Print, exactly as written, every line from the first line of the records below through the line containing "Postcondition: y >= 10", and nothing further.

----------------------------------------

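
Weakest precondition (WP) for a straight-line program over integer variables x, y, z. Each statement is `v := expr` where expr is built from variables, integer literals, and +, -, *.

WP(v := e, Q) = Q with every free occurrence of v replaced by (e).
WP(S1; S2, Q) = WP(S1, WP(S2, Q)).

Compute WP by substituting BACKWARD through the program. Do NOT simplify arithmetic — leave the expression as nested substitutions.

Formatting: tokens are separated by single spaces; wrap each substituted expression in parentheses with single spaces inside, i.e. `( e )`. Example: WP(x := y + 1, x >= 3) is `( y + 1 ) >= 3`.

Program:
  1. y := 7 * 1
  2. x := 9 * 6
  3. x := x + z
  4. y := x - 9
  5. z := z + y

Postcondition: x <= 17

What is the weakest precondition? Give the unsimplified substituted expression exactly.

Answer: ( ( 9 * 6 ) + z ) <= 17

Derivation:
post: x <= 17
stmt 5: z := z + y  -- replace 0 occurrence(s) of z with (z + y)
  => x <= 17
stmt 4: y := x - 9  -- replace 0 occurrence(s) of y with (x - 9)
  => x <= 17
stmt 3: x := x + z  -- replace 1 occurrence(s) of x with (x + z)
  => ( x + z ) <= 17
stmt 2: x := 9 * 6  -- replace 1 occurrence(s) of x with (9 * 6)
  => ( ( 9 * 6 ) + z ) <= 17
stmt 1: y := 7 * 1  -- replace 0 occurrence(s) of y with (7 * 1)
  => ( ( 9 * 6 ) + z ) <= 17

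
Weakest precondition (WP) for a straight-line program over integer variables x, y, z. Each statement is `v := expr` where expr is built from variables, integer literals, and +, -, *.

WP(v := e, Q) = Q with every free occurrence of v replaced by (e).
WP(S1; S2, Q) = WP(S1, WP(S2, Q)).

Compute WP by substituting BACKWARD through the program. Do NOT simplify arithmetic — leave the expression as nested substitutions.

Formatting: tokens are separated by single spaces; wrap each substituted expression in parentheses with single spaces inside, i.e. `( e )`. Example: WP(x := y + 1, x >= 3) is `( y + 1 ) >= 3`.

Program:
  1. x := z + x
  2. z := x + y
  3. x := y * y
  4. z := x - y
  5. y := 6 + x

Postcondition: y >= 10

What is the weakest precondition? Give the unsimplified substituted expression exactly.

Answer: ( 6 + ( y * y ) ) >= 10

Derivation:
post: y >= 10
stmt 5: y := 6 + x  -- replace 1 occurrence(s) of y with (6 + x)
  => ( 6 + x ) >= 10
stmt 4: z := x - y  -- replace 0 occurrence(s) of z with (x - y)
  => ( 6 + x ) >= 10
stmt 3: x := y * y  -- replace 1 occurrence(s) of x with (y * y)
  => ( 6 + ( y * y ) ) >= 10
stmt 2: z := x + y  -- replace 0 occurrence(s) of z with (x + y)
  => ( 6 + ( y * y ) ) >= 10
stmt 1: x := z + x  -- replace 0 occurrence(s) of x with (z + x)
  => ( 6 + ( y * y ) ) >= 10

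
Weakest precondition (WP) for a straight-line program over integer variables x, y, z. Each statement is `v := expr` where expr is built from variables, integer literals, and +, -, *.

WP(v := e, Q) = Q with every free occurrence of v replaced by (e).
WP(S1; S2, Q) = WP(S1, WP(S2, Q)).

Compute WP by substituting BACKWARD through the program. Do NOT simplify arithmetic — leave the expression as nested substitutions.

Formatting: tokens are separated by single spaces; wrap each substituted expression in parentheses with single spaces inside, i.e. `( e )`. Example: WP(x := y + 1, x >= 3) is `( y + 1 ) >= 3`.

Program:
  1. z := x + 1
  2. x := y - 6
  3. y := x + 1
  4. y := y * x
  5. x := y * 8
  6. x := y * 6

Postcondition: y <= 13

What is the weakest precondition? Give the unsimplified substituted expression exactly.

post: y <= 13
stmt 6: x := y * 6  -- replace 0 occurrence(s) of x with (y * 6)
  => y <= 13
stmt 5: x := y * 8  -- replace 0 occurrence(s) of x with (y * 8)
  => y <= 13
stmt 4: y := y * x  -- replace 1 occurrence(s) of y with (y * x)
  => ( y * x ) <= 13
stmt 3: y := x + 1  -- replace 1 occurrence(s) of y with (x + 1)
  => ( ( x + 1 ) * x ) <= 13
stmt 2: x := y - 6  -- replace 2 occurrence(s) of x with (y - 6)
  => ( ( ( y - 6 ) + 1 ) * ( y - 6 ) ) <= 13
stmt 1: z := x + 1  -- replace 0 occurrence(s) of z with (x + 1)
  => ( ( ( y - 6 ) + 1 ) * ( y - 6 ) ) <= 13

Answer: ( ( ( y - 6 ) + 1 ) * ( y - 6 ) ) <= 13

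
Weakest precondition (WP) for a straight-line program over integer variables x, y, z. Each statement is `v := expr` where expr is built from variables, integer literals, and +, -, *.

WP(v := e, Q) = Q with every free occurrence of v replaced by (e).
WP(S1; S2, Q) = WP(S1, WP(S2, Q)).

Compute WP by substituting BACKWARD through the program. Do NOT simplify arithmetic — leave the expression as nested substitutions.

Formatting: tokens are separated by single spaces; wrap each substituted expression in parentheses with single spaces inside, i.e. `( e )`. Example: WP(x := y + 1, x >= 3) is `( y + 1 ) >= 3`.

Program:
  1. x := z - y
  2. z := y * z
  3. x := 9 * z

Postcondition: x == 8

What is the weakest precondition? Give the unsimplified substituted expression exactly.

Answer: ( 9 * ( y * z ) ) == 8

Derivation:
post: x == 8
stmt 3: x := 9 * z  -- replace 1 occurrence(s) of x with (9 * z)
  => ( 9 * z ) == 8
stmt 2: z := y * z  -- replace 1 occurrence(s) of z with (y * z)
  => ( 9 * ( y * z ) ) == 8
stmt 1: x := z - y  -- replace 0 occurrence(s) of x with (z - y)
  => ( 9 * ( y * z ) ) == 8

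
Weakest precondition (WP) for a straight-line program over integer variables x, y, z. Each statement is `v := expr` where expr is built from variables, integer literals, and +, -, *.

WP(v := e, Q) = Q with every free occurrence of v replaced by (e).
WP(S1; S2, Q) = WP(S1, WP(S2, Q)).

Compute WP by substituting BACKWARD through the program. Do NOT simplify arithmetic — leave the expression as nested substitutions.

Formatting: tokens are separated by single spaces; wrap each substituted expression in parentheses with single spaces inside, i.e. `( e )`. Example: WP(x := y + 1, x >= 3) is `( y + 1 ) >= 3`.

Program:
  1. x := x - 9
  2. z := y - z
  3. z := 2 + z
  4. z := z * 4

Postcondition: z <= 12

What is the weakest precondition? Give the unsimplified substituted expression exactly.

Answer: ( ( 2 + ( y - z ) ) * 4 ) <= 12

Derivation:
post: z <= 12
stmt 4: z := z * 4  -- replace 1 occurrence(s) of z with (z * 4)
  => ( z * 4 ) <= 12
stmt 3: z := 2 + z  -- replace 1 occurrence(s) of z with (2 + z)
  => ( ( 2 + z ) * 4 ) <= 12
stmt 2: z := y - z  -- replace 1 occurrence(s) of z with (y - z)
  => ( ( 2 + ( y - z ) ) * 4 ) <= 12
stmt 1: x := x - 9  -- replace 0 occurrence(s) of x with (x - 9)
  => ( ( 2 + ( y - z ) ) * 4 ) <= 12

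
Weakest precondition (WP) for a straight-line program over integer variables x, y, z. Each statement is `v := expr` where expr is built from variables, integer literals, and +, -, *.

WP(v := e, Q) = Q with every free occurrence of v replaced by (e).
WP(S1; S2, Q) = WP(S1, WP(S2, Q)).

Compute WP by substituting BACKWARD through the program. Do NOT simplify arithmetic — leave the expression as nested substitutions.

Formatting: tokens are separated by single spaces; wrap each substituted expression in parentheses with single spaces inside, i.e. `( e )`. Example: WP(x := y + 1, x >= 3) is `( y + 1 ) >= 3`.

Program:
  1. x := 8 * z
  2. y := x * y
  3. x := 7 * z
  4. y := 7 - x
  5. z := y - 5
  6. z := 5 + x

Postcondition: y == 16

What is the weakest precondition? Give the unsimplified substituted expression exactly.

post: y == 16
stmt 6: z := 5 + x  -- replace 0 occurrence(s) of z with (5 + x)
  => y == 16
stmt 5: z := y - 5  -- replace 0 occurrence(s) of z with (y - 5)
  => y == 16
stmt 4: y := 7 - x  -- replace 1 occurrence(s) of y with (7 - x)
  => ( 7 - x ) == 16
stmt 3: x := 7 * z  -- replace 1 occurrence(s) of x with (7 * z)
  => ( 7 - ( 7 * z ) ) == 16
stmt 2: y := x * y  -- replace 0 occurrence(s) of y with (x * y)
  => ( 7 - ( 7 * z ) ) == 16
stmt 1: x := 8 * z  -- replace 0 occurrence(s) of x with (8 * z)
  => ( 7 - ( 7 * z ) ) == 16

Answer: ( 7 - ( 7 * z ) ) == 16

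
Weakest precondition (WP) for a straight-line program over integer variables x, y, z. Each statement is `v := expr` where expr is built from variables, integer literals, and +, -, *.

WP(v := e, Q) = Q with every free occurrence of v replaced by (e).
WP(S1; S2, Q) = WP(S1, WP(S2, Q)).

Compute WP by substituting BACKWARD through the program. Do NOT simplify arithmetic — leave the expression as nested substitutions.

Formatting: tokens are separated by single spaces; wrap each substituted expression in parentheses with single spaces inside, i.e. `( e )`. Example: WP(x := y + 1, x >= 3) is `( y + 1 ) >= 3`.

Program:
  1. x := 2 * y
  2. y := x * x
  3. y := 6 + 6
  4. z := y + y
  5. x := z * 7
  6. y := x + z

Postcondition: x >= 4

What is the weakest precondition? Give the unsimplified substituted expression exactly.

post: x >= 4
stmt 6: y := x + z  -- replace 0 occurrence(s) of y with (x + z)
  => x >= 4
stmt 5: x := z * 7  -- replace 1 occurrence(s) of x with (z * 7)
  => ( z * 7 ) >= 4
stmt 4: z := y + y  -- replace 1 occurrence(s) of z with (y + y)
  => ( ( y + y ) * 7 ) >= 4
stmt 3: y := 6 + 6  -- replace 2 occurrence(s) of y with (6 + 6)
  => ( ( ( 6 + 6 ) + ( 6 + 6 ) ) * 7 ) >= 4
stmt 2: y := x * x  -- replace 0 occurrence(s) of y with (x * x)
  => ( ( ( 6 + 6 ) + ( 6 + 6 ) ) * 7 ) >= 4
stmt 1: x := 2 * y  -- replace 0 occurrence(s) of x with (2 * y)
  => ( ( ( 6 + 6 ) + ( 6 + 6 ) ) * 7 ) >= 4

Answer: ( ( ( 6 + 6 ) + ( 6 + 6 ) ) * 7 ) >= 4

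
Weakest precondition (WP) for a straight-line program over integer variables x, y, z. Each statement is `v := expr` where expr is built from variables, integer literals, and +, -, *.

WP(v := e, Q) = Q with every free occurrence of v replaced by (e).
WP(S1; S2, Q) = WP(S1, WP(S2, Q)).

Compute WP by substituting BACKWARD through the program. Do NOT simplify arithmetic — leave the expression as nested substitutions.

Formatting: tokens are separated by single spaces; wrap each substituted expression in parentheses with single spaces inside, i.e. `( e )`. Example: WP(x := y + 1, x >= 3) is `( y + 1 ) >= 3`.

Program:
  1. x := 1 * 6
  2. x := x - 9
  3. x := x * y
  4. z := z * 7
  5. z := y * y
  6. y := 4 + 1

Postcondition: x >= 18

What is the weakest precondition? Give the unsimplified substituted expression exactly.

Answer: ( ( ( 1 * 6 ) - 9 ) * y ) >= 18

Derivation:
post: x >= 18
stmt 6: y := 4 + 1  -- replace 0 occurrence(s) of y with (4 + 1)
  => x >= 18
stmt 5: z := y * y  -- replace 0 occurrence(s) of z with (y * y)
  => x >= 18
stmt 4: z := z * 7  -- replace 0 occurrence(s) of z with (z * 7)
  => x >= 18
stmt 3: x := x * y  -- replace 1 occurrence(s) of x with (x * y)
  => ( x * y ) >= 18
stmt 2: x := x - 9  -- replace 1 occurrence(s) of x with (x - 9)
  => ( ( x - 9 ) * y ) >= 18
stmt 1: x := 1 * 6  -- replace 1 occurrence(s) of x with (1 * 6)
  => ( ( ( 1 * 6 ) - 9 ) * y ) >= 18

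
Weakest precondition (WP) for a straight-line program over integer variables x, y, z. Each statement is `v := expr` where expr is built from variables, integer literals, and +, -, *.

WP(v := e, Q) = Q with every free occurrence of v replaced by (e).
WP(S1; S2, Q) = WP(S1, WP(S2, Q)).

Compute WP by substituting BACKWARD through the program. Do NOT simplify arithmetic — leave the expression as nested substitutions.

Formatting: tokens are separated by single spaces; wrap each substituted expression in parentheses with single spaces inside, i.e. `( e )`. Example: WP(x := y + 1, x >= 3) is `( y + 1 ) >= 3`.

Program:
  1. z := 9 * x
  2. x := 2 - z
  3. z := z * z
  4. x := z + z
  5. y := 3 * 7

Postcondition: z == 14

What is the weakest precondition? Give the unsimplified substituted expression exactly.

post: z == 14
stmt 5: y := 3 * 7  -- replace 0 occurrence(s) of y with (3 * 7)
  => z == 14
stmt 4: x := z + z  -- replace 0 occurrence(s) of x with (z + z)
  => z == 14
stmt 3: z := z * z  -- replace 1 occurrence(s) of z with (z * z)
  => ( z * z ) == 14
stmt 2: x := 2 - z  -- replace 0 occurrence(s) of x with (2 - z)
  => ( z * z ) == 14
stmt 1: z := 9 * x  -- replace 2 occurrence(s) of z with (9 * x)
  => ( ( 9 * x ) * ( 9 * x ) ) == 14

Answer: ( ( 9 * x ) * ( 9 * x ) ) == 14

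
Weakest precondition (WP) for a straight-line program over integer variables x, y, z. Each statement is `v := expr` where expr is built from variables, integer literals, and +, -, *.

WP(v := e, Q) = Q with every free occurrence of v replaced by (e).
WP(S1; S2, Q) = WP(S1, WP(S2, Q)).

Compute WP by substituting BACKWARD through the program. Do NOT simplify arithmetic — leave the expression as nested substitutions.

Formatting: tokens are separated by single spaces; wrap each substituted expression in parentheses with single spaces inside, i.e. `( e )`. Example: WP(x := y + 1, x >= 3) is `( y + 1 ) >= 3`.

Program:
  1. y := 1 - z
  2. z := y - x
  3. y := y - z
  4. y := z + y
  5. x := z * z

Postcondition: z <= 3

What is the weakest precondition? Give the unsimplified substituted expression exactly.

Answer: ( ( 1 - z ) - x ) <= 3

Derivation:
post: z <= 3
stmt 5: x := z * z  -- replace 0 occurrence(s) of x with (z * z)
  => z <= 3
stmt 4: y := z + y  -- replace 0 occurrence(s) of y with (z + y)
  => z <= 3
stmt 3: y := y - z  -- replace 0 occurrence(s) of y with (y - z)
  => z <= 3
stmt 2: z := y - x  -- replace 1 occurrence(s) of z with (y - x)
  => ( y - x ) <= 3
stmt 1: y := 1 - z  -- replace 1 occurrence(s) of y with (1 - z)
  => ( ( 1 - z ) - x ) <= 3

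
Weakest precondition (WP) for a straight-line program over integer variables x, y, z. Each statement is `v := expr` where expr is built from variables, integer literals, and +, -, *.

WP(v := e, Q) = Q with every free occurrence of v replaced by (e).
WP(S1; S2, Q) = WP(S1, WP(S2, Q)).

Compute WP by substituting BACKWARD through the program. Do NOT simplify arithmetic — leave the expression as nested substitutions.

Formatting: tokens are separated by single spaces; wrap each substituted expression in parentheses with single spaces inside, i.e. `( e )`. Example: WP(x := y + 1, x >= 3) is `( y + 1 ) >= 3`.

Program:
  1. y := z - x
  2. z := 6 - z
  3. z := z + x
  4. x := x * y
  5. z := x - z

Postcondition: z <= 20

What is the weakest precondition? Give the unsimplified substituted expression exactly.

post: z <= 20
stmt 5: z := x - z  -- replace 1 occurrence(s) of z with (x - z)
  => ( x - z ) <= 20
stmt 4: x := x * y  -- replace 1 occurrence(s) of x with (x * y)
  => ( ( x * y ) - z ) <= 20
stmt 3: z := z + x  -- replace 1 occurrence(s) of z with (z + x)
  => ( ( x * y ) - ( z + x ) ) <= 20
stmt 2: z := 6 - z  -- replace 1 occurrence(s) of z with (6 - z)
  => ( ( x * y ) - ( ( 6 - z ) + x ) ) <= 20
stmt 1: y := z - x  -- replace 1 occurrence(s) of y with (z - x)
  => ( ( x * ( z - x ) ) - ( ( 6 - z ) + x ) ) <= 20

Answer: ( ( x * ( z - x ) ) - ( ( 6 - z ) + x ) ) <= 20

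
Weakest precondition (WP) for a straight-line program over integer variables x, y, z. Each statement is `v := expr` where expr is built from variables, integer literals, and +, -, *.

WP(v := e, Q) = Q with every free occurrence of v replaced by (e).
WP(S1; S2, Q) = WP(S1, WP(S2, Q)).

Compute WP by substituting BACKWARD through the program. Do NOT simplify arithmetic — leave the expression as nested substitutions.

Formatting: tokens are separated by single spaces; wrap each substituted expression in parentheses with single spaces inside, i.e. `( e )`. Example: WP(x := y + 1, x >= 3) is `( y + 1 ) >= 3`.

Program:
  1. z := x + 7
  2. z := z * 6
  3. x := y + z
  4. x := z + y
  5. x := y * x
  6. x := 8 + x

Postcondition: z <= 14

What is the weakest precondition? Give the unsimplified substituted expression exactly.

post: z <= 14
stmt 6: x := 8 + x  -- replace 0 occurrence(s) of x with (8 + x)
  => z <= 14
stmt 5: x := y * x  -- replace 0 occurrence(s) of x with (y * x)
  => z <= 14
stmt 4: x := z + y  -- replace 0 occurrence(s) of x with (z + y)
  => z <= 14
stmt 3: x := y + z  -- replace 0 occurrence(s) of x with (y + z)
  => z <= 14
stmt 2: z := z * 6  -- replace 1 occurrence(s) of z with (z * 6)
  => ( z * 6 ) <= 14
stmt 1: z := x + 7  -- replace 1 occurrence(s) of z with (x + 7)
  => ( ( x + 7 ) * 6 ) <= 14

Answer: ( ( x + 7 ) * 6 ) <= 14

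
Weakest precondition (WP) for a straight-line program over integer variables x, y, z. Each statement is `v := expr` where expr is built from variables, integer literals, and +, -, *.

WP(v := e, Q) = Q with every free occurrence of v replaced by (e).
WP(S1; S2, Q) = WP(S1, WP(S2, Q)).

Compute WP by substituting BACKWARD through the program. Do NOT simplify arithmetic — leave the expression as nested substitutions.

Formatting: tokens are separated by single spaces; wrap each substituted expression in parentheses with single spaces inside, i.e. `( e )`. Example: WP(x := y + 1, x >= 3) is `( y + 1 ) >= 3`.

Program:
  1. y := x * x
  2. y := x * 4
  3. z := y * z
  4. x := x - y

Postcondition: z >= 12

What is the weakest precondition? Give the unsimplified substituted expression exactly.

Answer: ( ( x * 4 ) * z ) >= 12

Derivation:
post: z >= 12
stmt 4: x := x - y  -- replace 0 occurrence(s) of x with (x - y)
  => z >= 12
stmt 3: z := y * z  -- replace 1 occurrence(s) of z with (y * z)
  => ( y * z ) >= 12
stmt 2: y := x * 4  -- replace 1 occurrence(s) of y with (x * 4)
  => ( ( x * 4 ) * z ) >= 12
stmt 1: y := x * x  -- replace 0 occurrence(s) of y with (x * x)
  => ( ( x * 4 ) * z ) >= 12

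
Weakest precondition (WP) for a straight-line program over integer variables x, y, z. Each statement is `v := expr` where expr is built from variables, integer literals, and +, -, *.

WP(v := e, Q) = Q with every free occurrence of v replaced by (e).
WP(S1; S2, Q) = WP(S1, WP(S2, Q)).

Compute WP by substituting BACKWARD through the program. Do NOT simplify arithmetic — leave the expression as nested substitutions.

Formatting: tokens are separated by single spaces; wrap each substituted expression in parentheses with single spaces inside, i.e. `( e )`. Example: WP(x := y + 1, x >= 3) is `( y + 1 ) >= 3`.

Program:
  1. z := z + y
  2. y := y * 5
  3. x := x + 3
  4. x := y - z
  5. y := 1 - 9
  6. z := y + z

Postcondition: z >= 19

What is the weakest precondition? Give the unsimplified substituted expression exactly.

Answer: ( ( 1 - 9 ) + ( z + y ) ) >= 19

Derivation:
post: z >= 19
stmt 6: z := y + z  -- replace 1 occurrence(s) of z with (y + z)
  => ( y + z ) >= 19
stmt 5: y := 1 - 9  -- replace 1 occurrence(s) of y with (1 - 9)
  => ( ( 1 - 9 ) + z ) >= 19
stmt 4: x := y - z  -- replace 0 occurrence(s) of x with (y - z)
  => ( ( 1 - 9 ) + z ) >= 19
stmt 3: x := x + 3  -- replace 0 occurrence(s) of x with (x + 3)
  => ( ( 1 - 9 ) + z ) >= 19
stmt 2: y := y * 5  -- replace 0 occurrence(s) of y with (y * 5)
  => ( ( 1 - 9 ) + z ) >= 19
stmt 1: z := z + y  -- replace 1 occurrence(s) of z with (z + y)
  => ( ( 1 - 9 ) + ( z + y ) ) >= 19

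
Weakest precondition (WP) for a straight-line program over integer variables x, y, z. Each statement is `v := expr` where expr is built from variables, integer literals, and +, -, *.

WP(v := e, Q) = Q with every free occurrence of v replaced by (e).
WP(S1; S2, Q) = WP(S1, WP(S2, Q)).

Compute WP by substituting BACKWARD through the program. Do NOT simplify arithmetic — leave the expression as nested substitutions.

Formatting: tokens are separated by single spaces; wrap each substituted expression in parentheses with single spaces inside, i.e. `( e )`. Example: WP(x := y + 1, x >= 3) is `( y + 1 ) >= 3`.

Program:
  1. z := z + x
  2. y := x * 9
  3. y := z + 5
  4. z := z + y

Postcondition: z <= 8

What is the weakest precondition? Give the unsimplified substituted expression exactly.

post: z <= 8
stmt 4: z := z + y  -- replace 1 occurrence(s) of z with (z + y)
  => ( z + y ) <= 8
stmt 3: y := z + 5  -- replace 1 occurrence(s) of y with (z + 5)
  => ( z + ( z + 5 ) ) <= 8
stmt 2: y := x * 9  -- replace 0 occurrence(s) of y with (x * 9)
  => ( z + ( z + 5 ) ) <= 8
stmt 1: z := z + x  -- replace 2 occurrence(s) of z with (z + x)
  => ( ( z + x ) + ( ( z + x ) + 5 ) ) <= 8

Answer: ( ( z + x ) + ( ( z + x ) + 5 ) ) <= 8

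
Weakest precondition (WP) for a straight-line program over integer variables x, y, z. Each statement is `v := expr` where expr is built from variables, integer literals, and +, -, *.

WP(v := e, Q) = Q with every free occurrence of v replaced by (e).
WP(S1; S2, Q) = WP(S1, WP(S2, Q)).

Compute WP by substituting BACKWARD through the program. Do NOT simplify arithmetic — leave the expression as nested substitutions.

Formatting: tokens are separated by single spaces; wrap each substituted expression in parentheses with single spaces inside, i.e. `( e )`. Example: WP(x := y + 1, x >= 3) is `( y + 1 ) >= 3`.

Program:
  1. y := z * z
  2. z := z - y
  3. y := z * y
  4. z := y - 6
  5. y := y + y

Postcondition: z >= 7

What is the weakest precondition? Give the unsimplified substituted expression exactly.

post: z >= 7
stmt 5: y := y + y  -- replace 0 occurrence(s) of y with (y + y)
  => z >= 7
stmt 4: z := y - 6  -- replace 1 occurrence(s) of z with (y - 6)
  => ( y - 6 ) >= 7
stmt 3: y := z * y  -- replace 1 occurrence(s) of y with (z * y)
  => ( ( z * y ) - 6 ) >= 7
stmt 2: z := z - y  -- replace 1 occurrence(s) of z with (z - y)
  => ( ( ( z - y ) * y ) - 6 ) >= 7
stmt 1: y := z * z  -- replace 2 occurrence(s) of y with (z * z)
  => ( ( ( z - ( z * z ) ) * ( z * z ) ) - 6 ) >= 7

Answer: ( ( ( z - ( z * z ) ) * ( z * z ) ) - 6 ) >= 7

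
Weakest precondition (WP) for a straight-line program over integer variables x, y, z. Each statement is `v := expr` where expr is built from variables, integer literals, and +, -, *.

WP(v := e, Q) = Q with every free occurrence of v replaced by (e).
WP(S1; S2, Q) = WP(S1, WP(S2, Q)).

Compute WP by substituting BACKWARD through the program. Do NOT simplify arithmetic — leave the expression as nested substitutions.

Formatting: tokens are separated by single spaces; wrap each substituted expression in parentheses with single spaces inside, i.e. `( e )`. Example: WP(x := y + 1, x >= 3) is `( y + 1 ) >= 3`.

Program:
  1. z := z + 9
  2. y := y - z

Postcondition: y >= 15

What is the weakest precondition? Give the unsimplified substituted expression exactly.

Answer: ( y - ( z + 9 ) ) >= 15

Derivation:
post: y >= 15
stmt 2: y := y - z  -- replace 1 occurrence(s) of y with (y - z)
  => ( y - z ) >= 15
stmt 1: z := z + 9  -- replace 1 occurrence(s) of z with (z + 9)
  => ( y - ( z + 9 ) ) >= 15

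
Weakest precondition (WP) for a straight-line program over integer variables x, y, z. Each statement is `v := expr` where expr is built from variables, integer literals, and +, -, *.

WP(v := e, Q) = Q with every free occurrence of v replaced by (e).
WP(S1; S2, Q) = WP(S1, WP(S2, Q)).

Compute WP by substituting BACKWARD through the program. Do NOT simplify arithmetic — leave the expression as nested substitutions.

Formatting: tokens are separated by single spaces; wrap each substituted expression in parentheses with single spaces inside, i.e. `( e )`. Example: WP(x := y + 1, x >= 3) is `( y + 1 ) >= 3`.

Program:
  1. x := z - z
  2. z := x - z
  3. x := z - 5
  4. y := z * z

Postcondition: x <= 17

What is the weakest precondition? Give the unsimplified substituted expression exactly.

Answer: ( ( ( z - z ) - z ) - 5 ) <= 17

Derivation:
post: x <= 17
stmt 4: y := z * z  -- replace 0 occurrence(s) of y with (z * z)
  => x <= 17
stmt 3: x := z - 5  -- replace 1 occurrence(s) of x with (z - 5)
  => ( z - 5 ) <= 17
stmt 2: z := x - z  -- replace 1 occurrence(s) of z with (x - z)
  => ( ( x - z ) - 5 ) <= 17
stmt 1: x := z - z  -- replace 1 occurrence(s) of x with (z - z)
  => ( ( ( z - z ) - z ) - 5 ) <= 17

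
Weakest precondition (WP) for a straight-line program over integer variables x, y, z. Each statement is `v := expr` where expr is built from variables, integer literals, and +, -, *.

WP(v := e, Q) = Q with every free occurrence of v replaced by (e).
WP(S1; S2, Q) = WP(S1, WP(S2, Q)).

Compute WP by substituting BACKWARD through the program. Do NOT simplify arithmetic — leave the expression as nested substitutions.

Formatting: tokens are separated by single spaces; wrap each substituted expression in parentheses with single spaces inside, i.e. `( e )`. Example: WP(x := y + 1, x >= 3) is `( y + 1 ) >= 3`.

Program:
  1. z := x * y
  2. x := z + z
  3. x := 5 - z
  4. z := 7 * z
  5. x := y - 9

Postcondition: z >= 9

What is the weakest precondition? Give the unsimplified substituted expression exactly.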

----------------------------------------

_Solution for this task_:
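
Weakest precondition (WP) for a straight-line program over integer variables x, y, z. Each statement is `v := expr` where expr is built from variables, integer literals, and +, -, *.

WP(v := e, Q) = Q with every free occurrence of v replaced by (e).
WP(S1; S2, Q) = WP(S1, WP(S2, Q)).

Compute WP by substituting BACKWARD through the program. Do NOT simplify arithmetic — leave the expression as nested substitutions.

Formatting: tokens are separated by single spaces; wrap each substituted expression in parentheses with single spaces inside, i.e. `( e )`. Example: WP(x := y + 1, x >= 3) is `( y + 1 ) >= 3`.

Program:
  1. y := 7 * 1
  2. x := 9 * 6
  3. x := x + z
  4. y := x - 9
  5. z := z + y

Postcondition: x <= 17

What is the weakest precondition? Give the unsimplified substituted expression exactly.

Answer: ( ( 9 * 6 ) + z ) <= 17

Derivation:
post: x <= 17
stmt 5: z := z + y  -- replace 0 occurrence(s) of z with (z + y)
  => x <= 17
stmt 4: y := x - 9  -- replace 0 occurrence(s) of y with (x - 9)
  => x <= 17
stmt 3: x := x + z  -- replace 1 occurrence(s) of x with (x + z)
  => ( x + z ) <= 17
stmt 2: x := 9 * 6  -- replace 1 occurrence(s) of x with (9 * 6)
  => ( ( 9 * 6 ) + z ) <= 17
stmt 1: y := 7 * 1  -- replace 0 occurrence(s) of y with (7 * 1)
  => ( ( 9 * 6 ) + z ) <= 17

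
Weakest precondition (WP) for a straight-line program over integer variables x, y, z. Each statement is `v := expr` where expr is built from variables, integer literals, and +, -, *.

WP(v := e, Q) = Q with every free occurrence of v replaced by (e).
WP(S1; S2, Q) = WP(S1, WP(S2, Q)).

Compute WP by substituting BACKWARD through the program. Do NOT simplify arithmetic — leave the expression as nested substitutions.

Formatting: tokens are separated by single spaces; wrap each substituted expression in parentheses with single spaces inside, i.e. `( e )`. Example: WP(x := y + 1, x >= 3) is `( y + 1 ) >= 3`.

Program:
  1. x := z + x
  2. z := x + y
  3. x := y * y
  4. z := x - y
  5. y := 6 + x

Postcondition: y >= 10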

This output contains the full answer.